State how many lines of the entries hold the string "link", and output nothing but that count.

+++ Input material

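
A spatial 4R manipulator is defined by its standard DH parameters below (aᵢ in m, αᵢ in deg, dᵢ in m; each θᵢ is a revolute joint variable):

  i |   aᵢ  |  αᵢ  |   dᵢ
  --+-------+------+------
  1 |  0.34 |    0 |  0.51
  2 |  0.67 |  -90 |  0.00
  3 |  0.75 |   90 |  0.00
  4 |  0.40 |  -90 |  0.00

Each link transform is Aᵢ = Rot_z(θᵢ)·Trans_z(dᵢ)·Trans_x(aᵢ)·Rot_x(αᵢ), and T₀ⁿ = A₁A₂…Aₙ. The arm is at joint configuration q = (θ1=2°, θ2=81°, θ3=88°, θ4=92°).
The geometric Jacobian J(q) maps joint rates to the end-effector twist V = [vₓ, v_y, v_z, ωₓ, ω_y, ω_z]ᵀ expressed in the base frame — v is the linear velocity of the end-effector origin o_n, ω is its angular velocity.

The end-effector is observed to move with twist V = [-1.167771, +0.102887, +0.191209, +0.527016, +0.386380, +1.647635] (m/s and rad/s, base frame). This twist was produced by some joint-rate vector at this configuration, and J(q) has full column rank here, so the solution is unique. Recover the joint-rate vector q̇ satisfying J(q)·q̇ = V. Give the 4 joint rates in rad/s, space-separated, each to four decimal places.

o_n = [0.0278, 0.7511, -0.2256]
J₁: ẑ×o_n = [-0.7511, 0.0278, 0.0000], ω = ẑ
J2: z=[0.0000, 0.0000, 1.0000] o=[0.3398, 0.0119, 0.5100] → [-0.7392, -0.3120, 0.0000, 0.0000, 0.0000, 1.0000]
J3: z=[-0.9925, 0.1219, 0.0000] o=[0.4214, 0.6769, 0.5100] → [-0.0896, -0.7301, -0.0257, -0.9925, 0.1219, 0.0000]
J4: z=[0.1218, 0.9919, 0.0349] o=[0.4246, 0.7029, -0.2395] → [0.0122, -0.0155, 0.3995, 0.1218, 0.9919, 0.0349]
q̇ = J⁺·V = [0.7990, 0.8330, -0.4760, 0.4480]

0.7990 0.8330 -0.4760 0.4480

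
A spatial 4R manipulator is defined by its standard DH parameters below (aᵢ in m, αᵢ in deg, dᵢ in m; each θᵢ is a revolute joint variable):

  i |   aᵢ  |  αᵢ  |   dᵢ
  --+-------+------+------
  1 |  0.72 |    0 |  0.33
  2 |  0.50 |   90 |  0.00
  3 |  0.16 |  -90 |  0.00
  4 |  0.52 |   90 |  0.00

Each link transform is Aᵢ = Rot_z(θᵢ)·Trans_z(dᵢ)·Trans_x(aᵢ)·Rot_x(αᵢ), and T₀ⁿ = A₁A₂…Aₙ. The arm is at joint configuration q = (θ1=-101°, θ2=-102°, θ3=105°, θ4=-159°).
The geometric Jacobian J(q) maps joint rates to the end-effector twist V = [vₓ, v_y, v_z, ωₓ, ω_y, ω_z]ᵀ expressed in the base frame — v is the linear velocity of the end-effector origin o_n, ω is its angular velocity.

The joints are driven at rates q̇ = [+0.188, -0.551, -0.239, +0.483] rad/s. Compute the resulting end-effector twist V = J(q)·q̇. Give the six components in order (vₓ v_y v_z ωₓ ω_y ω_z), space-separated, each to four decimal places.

o_n = [-0.6024, -0.3070, 0.0156]
J₁: ẑ×o_n = [0.3070, -0.6024, 0.0000], ω = ẑ
J2: z=[0.0000, 0.0000, 1.0000] o=[-0.1374, -0.7068, 0.3300] → [-0.3998, -0.4650, 0.0000, 0.0000, 0.0000, 1.0000]
J3: z=[0.3907, 0.9205, 0.0000] o=[-0.5976, -0.5114, 0.3300] → [-0.2894, 0.1228, 0.0842, 0.3907, 0.9205, 0.0000]
J4: z=[0.8891, -0.3774, -0.2588] o=[-0.5595, -0.5276, 0.4845] → [0.2341, 0.4280, 0.1800, 0.8891, -0.3774, -0.2588]
V = J·q̇ = [0.4602, 0.3203, 0.0668, 0.3361, -0.4023, -0.4880]

0.4602 0.3203 0.0668 0.3361 -0.4023 -0.4880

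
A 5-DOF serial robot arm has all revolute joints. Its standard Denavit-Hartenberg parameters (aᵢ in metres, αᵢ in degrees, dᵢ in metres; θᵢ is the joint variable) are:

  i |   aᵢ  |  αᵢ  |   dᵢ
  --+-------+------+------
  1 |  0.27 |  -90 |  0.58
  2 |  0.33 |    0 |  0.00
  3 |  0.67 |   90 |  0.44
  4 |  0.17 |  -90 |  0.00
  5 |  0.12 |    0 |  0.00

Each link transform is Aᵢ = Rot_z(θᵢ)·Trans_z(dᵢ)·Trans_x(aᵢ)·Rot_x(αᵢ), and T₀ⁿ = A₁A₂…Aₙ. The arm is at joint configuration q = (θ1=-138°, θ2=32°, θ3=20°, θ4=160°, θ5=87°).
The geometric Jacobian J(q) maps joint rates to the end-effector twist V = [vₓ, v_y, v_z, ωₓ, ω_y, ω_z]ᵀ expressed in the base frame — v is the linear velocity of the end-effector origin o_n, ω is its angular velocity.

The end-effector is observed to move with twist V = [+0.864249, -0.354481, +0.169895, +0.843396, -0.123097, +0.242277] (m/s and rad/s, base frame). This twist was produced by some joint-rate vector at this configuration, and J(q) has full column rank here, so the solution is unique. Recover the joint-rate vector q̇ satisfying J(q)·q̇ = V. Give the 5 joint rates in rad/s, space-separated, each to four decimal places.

0.8920 -0.7080 0.8780 -0.8290 -0.5170

o_n = [-0.2344, -0.8843, -0.0661]
J₁: ẑ×o_n = [0.8843, -0.2344, 0.0000], ω = ẑ
J2: z=[0.6691, -0.7431, 0.0000] o=[-0.2006, -0.1807, 0.5800] → [0.4801, 0.4323, -0.4959, 0.6691, -0.7431, 0.0000]
J3: z=[0.6691, -0.7431, 0.0000] o=[-0.4086, -0.3679, 0.4051] → [0.3502, 0.3153, -0.2161, 0.6691, -0.7431, 0.0000]
J4: z=[-0.5856, -0.5273, 0.6157] o=[-0.4207, -0.9709, -0.1228] → [-0.0833, 0.1479, 0.0475, -0.5856, -0.5273, 0.6157]
J5: z=[-0.4723, 0.8392, 0.2695] o=[-0.3088, -0.9483, 0.0030] → [-0.0753, -0.0126, -0.0926, -0.4723, 0.8392, 0.2695]
q̇ = J⁺·V = [0.8920, -0.7080, 0.8780, -0.8290, -0.5170]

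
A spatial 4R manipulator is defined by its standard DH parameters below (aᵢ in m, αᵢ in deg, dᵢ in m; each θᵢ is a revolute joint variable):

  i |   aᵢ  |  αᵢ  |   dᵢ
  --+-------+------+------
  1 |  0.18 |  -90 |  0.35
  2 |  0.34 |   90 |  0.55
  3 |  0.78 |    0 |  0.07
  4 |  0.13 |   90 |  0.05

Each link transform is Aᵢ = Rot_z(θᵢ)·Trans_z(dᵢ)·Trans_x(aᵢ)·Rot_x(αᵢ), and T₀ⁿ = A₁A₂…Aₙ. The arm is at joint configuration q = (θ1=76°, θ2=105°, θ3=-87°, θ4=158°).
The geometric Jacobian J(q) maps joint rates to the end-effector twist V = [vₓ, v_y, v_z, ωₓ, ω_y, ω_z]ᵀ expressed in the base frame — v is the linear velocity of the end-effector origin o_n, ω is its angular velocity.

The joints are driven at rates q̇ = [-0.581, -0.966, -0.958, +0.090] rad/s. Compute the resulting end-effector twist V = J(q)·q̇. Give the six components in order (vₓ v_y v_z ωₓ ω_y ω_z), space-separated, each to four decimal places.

0.3066 0.4685 0.6239 0.7345 -1.0472 -0.3563

o_n = [0.1480, 0.1552, -0.0898]
J₁: ẑ×o_n = [-0.1552, 0.1480, 0.0000], ω = ẑ
J2: z=[-0.9703, 0.2419, 0.0000] o=[0.0435, 0.1747, 0.3500] → [-0.1064, -0.4267, -0.0064, -0.9703, 0.2419, 0.0000]
J3: z=[0.2337, 0.9372, -0.2588] o=[-0.5114, 0.2223, 0.0216] → [-0.1218, -0.1446, -0.6337, 0.2337, 0.9372, -0.2588]
J4: z=[0.2337, 0.9372, -0.2588] o=[0.2582, 0.0892, -0.0360] → [-0.0334, 0.0411, 0.1187, 0.2337, 0.9372, -0.2588]
V = J·q̇ = [0.3066, 0.4685, 0.6239, 0.7345, -1.0472, -0.3563]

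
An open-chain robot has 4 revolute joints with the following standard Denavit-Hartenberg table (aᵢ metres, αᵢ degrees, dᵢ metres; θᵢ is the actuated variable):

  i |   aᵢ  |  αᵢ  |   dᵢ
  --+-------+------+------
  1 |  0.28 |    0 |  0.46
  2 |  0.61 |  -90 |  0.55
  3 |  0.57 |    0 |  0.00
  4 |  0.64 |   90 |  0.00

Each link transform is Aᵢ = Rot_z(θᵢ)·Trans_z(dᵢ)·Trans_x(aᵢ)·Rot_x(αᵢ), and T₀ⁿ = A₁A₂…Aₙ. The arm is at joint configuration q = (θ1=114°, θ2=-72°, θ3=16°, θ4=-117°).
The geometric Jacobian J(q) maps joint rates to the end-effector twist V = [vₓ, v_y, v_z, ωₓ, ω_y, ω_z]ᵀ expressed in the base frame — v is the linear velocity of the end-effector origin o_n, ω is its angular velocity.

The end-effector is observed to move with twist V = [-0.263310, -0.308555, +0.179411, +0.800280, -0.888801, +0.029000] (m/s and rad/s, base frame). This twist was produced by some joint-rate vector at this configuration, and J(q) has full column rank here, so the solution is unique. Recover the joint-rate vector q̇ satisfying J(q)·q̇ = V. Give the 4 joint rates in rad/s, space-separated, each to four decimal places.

o_n = [0.6559, 0.9489, 1.4811]
J₁: ẑ×o_n = [-0.9489, 0.6559, 0.0000], ω = ẑ
J2: z=[0.0000, 0.0000, 1.0000] o=[-0.1139, 0.2558, 0.4600] → [-0.6931, 0.7698, 0.0000, 0.0000, 0.0000, 1.0000]
J3: z=[-0.6691, 0.7431, 0.0000] o=[0.3394, 0.6640, 1.0100] → [0.3501, 0.3152, -0.4258, -0.6691, 0.7431, 0.0000]
J4: z=[-0.6691, 0.7431, 0.0000] o=[0.7466, 1.0306, 0.8529] → [0.4669, 0.4204, 0.1221, -0.6691, 0.7431, 0.0000]
q̇ = J⁺·V = [-0.9610, 0.9900, -0.5940, -0.6020]

-0.9610 0.9900 -0.5940 -0.6020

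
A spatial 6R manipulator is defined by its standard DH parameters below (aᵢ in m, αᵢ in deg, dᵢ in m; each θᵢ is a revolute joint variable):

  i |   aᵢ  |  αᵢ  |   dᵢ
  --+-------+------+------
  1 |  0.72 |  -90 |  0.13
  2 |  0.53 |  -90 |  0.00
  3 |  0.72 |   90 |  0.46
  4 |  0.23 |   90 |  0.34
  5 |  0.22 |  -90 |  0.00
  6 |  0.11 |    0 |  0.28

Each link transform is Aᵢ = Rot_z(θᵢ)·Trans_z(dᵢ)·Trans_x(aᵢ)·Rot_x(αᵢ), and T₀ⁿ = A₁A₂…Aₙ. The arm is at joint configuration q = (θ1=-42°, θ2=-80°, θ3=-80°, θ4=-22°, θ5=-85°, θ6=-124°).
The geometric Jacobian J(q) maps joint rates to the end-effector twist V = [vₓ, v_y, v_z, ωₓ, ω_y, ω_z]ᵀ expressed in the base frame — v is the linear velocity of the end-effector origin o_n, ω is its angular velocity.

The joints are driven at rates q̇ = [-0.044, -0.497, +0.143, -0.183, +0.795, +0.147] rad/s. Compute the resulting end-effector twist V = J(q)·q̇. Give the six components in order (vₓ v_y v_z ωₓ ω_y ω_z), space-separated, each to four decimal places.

-0.2173 0.2477 0.1187 -0.9161 -0.0984 0.2060

o_n = [1.5302, 0.2216, 0.6206]
J₁: ẑ×o_n = [-0.2216, 1.5302, 0.0000], ω = ẑ
J2: z=[0.6691, 0.7431, 0.0000] o=[0.5351, -0.4818, 0.1300] → [0.3646, -0.3283, -0.2689, 0.6691, 0.7431, 0.0000]
J3: z=[0.7319, -0.6590, -0.1736] o=[0.6035, -0.5434, 0.6519] → [0.1535, -0.1380, 1.1705, 0.7319, -0.6590, -0.1736]
J4: z=[-0.0109, 0.2435, -0.9698] o=[1.4307, -0.3341, 0.6952] → [0.5208, -0.0973, -0.0303, -0.0109, 0.2435, -0.9698]
J5: z=[-0.9338, 0.3444, 0.0969] o=[1.5092, -0.0427, 0.4169] → [0.0445, 0.1923, -0.2541, -0.9338, 0.3444, 0.0969]
J6: z=[0.3553, 0.9245, 0.1382] o=[1.5185, -0.0787, 0.6337] → [-0.0536, 0.0063, 0.0958, 0.3553, 0.9245, 0.1382]
V = J·q̇ = [-0.2173, 0.2477, 0.1187, -0.9161, -0.0984, 0.2060]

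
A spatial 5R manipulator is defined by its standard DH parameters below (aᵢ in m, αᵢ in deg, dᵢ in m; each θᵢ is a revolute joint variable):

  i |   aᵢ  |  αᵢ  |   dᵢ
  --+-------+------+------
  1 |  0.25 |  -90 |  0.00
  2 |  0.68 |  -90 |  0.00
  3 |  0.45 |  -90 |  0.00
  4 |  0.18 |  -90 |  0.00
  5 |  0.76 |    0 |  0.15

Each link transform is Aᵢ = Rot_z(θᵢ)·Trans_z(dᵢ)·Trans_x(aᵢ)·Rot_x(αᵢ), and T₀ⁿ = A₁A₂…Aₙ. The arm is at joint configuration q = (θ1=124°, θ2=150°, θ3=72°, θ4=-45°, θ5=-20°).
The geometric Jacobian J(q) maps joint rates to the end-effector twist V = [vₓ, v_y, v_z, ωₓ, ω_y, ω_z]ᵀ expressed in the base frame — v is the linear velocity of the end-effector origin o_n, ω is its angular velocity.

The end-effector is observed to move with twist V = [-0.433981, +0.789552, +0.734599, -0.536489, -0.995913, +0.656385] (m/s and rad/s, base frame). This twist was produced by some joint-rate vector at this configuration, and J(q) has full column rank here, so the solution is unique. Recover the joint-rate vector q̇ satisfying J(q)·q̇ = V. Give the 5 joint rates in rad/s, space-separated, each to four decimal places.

o_n = [1.3983, 0.0917, 0.0557]
J₁: ẑ×o_n = [-0.0917, 1.3983, 0.0000], ω = ẑ
J2: z=[-0.8290, -0.5592, 0.0000] o=[-0.1398, 0.2073, 0.0000] → [-0.0312, 0.0462, 0.9559, -0.8290, -0.5592, 0.0000]
J3: z=[0.2796, -0.4145, 0.8660] o=[0.1895, -0.2810, -0.3400] → [-0.4867, 0.9362, 0.6053, 0.2796, -0.4145, 0.8660]
J4: z=[-0.2044, 0.8556, 0.4755] o=[0.6117, -0.1415, -0.4095] → [0.2872, 0.4692, -0.7207, -0.2044, 0.8556, 0.4755]
J5: z=[0.4656, 0.5123, -0.7216] o=[0.7666, -0.1548, -0.3190] → [0.3698, -0.6303, -0.2088, 0.4656, 0.5123, -0.7216]
q̇ = J⁺·V = [0.5170, 0.2660, -0.1970, -0.5940, -0.8210]

0.5170 0.2660 -0.1970 -0.5940 -0.8210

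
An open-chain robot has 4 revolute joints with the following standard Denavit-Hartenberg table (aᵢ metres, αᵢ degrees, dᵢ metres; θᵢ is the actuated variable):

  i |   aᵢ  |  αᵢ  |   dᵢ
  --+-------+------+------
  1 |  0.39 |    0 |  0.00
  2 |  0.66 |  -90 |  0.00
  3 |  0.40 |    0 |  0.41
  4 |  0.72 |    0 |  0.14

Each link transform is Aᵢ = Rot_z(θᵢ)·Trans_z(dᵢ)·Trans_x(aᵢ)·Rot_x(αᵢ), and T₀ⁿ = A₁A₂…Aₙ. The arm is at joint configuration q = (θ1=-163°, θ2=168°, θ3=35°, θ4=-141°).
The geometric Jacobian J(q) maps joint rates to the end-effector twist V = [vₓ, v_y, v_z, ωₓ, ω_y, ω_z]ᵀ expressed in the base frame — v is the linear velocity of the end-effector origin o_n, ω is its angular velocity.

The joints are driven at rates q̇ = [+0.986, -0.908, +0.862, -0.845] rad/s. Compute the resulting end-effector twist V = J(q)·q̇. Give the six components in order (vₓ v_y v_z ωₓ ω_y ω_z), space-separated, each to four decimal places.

o_n = [0.3653, 0.5027, 0.4627]
J₁: ẑ×o_n = [-0.5027, 0.3653, 0.0000], ω = ẑ
J2: z=[0.0000, 0.0000, 1.0000] o=[-0.3730, -0.1140, 0.0000] → [-0.6167, 0.7383, 0.0000, 0.0000, 0.0000, 1.0000]
J3: z=[-0.0872, 0.9962, 0.0000] o=[0.2845, -0.0565, 0.0000] → [0.4609, 0.0403, -0.1292, -0.0872, 0.9962, 0.0000]
J4: z=[-0.0872, 0.9962, 0.0000] o=[0.5752, 0.3805, -0.2294] → [0.6895, 0.0603, 0.1985, -0.0872, 0.9962, 0.0000]
V = J·q̇ = [-0.1210, -0.3264, -0.2791, -0.0015, 0.0169, 0.0780]

-0.1210 -0.3264 -0.2791 -0.0015 0.0169 0.0780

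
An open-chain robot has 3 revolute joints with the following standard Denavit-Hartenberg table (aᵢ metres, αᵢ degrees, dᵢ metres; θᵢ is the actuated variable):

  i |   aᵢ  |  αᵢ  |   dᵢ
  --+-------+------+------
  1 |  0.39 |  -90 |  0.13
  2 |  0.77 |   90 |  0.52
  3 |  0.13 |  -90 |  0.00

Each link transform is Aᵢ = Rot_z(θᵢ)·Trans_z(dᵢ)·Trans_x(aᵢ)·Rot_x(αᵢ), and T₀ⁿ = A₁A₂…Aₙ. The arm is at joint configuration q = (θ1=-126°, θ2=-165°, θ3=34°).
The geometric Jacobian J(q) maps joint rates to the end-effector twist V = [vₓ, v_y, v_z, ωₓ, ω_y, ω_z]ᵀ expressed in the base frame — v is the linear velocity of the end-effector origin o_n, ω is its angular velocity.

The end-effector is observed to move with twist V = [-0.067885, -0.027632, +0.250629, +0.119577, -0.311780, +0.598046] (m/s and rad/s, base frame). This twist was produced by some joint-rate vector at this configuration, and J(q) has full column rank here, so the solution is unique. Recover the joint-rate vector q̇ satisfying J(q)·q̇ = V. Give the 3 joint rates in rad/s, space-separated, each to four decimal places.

-0.0810 0.2800 -0.7030

o_n = [0.7486, 0.0220, 0.3572]
J₁: ẑ×o_n = [-0.0220, 0.7486, 0.0000], ω = ẑ
J2: z=[0.8090, -0.5878, 0.0000] o=[-0.2292, -0.3155, 0.1300] → [-0.1335, -0.1838, 0.8479, 0.8090, -0.5878, 0.0000]
J3: z=[0.1521, 0.2094, -0.9659] o=[0.6286, -0.0194, 0.3293] → [0.0459, -0.1202, -0.0188, 0.1521, 0.2094, -0.9659]
q̇ = J⁺·V = [-0.0810, 0.2800, -0.7030]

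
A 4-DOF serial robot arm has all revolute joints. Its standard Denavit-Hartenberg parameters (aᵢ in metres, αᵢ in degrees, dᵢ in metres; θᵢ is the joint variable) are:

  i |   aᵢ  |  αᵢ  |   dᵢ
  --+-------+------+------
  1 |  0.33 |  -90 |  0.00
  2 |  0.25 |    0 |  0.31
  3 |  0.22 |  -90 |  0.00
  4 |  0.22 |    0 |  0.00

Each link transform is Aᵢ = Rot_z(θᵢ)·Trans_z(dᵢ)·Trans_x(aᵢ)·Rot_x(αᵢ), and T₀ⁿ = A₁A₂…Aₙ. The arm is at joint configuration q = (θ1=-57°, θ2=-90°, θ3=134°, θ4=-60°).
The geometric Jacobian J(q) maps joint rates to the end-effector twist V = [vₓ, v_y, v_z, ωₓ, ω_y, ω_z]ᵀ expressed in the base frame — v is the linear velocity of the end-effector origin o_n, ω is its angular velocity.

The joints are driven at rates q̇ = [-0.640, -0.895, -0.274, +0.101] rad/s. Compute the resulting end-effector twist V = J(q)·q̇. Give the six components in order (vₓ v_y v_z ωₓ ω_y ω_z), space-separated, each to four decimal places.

-0.1078 -0.5212 0.2641 -1.0186 -0.5778 -0.7127

o_n = [0.7288, -0.2032, 0.0208]
J₁: ẑ×o_n = [0.2032, 0.7288, -0.0000], ω = ẑ
J2: z=[0.8387, 0.5446, 0.0000] o=[0.1797, -0.2768, 0.0000] → [0.0113, -0.0174, -0.2374, 0.8387, 0.5446, 0.0000]
J3: z=[0.8387, 0.5446, 0.0000] o=[0.4397, -0.1079, 0.2500] → [-0.1249, 0.1923, -0.2374, 0.8387, 0.5446, 0.0000]
J4: z=[-0.3783, 0.5826, -0.7193] o=[0.5259, -0.2406, 0.0972] → [-0.0176, -0.1749, -0.1324, -0.3783, 0.5826, -0.7193]
V = J·q̇ = [-0.1078, -0.5212, 0.2641, -1.0186, -0.5778, -0.7127]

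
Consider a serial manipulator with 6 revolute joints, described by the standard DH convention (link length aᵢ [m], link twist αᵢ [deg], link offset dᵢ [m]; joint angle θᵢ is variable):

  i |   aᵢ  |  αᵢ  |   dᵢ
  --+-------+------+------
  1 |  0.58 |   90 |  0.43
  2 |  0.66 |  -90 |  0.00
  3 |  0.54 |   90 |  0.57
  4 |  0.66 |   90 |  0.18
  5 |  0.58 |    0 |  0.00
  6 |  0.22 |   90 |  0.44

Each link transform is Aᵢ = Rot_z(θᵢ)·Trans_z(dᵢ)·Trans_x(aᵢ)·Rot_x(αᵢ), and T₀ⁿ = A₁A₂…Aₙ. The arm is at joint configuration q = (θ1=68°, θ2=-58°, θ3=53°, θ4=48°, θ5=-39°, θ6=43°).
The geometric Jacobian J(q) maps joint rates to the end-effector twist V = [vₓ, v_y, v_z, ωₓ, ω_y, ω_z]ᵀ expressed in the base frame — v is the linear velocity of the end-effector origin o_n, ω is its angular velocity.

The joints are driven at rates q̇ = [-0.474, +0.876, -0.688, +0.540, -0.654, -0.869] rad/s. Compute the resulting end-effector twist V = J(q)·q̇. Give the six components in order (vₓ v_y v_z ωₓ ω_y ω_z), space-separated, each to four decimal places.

2.4054 1.0134 1.7495 2.0072 -0.6509 -0.0866

o_n = [-0.4629, 2.8729, -0.2417]
J₁: ẑ×o_n = [-2.8729, -0.4629, 0.0000], ω = ẑ
J2: z=[0.9272, -0.3746, 0.0000] o=[0.2173, 0.5378, 0.4300] → [0.2516, 0.6228, 1.9103, 0.9272, -0.3746, 0.0000]
J3: z=[0.3177, 0.7863, 0.5299] o=[0.3483, 0.8620, -0.1297] → [-1.1536, -0.3943, 1.2766, 0.3177, 0.7863, 0.5299]
J4: z=[0.7165, 0.1670, -0.6773] o=[0.1940, 1.6315, -0.1033] → [0.8177, 0.5441, 0.9992, 0.7165, 0.1670, -0.6773]
J5: z=[-0.6741, -0.0841, -0.7339] o=[0.2046, 2.3099, -0.1906] → [0.4175, 0.4554, -0.4356, -0.6741, -0.0841, -0.7339]
J6: z=[-0.6741, -0.0841, -0.7339] o=[-0.1379, 2.6917, 0.0801] → [0.1600, 0.0216, -0.1494, -0.6741, -0.0841, -0.7339]
V = J·q̇ = [2.4054, 1.0134, 1.7495, 2.0072, -0.6509, -0.0866]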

++++++

- Answer section:
12